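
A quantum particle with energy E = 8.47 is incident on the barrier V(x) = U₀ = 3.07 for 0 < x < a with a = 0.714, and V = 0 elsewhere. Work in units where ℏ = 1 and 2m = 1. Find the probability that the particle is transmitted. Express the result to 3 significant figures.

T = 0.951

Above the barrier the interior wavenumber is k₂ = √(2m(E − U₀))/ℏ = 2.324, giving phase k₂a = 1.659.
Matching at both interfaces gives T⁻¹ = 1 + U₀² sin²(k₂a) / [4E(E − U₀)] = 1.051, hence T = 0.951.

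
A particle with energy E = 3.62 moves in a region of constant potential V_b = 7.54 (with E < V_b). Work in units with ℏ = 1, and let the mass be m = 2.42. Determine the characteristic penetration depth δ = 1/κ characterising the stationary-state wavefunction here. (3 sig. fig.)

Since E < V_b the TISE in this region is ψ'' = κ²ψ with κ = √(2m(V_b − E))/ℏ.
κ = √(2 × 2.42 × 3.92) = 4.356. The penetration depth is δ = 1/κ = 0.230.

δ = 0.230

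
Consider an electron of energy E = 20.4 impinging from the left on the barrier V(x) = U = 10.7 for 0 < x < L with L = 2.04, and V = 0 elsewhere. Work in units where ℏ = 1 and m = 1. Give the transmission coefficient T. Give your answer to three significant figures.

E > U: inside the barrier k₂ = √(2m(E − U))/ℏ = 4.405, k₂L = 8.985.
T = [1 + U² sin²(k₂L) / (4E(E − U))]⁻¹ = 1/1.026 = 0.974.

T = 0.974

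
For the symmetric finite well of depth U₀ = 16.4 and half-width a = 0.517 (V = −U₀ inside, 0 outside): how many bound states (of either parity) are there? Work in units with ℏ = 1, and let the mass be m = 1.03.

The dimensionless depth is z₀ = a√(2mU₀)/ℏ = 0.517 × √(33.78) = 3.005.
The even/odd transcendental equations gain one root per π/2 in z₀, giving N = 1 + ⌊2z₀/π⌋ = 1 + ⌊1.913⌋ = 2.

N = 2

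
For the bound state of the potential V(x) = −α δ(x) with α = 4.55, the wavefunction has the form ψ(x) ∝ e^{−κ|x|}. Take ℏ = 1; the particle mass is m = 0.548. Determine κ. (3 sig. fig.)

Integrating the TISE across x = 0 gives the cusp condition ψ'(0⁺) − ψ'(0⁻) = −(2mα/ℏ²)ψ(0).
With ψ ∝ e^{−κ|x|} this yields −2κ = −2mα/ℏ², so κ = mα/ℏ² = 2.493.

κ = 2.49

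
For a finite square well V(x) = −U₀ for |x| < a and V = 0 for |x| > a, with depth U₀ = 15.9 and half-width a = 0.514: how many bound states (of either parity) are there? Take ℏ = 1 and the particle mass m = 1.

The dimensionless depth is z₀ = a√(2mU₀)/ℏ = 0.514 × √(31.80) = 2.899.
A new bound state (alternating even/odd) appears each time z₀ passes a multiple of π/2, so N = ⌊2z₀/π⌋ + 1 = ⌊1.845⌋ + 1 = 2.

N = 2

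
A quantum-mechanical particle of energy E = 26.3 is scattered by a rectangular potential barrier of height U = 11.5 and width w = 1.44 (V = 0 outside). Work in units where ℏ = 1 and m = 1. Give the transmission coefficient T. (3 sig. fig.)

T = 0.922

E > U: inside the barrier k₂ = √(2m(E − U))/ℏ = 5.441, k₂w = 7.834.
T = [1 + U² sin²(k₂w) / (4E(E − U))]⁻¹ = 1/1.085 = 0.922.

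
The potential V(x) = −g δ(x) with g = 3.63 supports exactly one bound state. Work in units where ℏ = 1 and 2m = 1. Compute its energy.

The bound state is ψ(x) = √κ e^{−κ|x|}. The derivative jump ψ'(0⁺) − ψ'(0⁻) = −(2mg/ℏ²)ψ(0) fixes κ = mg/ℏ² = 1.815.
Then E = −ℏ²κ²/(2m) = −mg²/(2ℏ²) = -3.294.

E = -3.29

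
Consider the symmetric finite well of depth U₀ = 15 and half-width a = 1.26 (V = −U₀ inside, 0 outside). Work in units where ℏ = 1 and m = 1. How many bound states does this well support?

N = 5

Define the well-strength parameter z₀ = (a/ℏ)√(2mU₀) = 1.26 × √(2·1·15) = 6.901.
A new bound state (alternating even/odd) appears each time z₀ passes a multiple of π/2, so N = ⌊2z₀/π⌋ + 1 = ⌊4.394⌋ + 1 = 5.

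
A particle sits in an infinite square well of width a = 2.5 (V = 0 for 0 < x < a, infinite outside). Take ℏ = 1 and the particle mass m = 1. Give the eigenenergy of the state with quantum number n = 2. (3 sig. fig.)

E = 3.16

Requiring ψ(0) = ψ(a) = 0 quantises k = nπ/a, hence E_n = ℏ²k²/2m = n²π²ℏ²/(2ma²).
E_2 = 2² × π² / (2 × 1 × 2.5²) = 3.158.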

============

Having read the entries above, repeat them exactly.

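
A quantum particle with energy E = 8.47 is incident on the barrier V(x) = U₀ = 3.07 for 0 < x < a with a = 0.714, and V = 0 elsewhere. Work in units where ℏ = 1 and 2m = 1. Find the probability that the particle is transmitted. Express the result to 3 significant figures.

T = 0.951

Above the barrier the interior wavenumber is k₂ = √(2m(E − U₀))/ℏ = 2.324, giving phase k₂a = 1.659.
Matching at both interfaces gives T⁻¹ = 1 + U₀² sin²(k₂a) / [4E(E − U₀)] = 1.051, hence T = 0.951.

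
A particle with energy E = 3.62 moves in a region of constant potential V_b = 7.54 (with E < V_b). Work in units with ℏ = 1, and let the mass be m = 2.42. Determine the characteristic penetration depth δ = 1/κ characterising the stationary-state wavefunction here. (3 sig. fig.)

Since E < V_b the TISE in this region is ψ'' = κ²ψ with κ = √(2m(V_b − E))/ℏ.
κ = √(2 × 2.42 × 3.92) = 4.356. The penetration depth is δ = 1/κ = 0.230.

δ = 0.230

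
Consider an electron of energy E = 20.4 impinging from the left on the barrier V(x) = U = 10.7 for 0 < x < L with L = 2.04, and V = 0 elsewhere. Work in units where ℏ = 1 and m = 1. Give the transmission coefficient T. Give your answer to three significant figures.

E > U: inside the barrier k₂ = √(2m(E − U))/ℏ = 4.405, k₂L = 8.985.
T = [1 + U² sin²(k₂L) / (4E(E − U))]⁻¹ = 1/1.026 = 0.974.

T = 0.974

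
For the symmetric finite well of depth U₀ = 16.4 and half-width a = 0.517 (V = −U₀ inside, 0 outside): how many bound states (of either parity) are there? Work in units with ℏ = 1, and let the mass be m = 1.03.

The dimensionless depth is z₀ = a√(2mU₀)/ℏ = 0.517 × √(33.78) = 3.005.
The even/odd transcendental equations gain one root per π/2 in z₀, giving N = 1 + ⌊2z₀/π⌋ = 1 + ⌊1.913⌋ = 2.

N = 2

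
For the bound state of the potential V(x) = −α δ(x) with α = 4.55, the wavefunction has the form ψ(x) ∝ e^{−κ|x|}. Take ℏ = 1; the particle mass is m = 0.548. Determine κ. (3 sig. fig.)

Integrating the TISE across x = 0 gives the cusp condition ψ'(0⁺) − ψ'(0⁻) = −(2mα/ℏ²)ψ(0).
With ψ ∝ e^{−κ|x|} this yields −2κ = −2mα/ℏ², so κ = mα/ℏ² = 2.493.

κ = 2.49

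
For a finite square well V(x) = −U₀ for |x| < a and V = 0 for |x| > a, with depth U₀ = 15.9 and half-width a = 0.514: how many bound states (of either parity) are there? Take ℏ = 1 and the particle mass m = 1.

The dimensionless depth is z₀ = a√(2mU₀)/ℏ = 0.514 × √(31.80) = 2.899.
A new bound state (alternating even/odd) appears each time z₀ passes a multiple of π/2, so N = ⌊2z₀/π⌋ + 1 = ⌊1.845⌋ + 1 = 2.

N = 2

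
A quantum-mechanical particle of energy E = 26.3 is scattered by a rectangular potential barrier of height U = 11.5 and width w = 1.44 (V = 0 outside). Work in units where ℏ = 1 and m = 1. Give the transmission coefficient T. (3 sig. fig.)

T = 0.922

E > U: inside the barrier k₂ = √(2m(E − U))/ℏ = 5.441, k₂w = 7.834.
T = [1 + U² sin²(k₂w) / (4E(E − U))]⁻¹ = 1/1.085 = 0.922.

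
The potential V(x) = −g δ(x) with g = 3.63 supports exactly one bound state. Work in units where ℏ = 1 and 2m = 1. Compute its energy.

The bound state is ψ(x) = √κ e^{−κ|x|}. The derivative jump ψ'(0⁺) − ψ'(0⁻) = −(2mg/ℏ²)ψ(0) fixes κ = mg/ℏ² = 1.815.
Then E = −ℏ²κ²/(2m) = −mg²/(2ℏ²) = -3.294.

E = -3.29

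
Consider the symmetric finite well of depth U₀ = 15 and half-width a = 1.26 (V = −U₀ inside, 0 outside). Work in units where ℏ = 1 and m = 1. How many bound states does this well support?

N = 5

Define the well-strength parameter z₀ = (a/ℏ)√(2mU₀) = 1.26 × √(2·1·15) = 6.901.
A new bound state (alternating even/odd) appears each time z₀ passes a multiple of π/2, so N = ⌊2z₀/π⌋ + 1 = ⌊4.394⌋ + 1 = 5.

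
A particle sits in an infinite square well of width a = 2.5 (V = 0 for 0 < x < a, infinite outside). Take ℏ = 1 and the particle mass m = 1. Give the eigenenergy of the state with quantum number n = 2. (3 sig. fig.)

E = 3.16

Requiring ψ(0) = ψ(a) = 0 quantises k = nπ/a, hence E_n = ℏ²k²/2m = n²π²ℏ²/(2ma²).
E_2 = 2² × π² / (2 × 1 × 2.5²) = 3.158.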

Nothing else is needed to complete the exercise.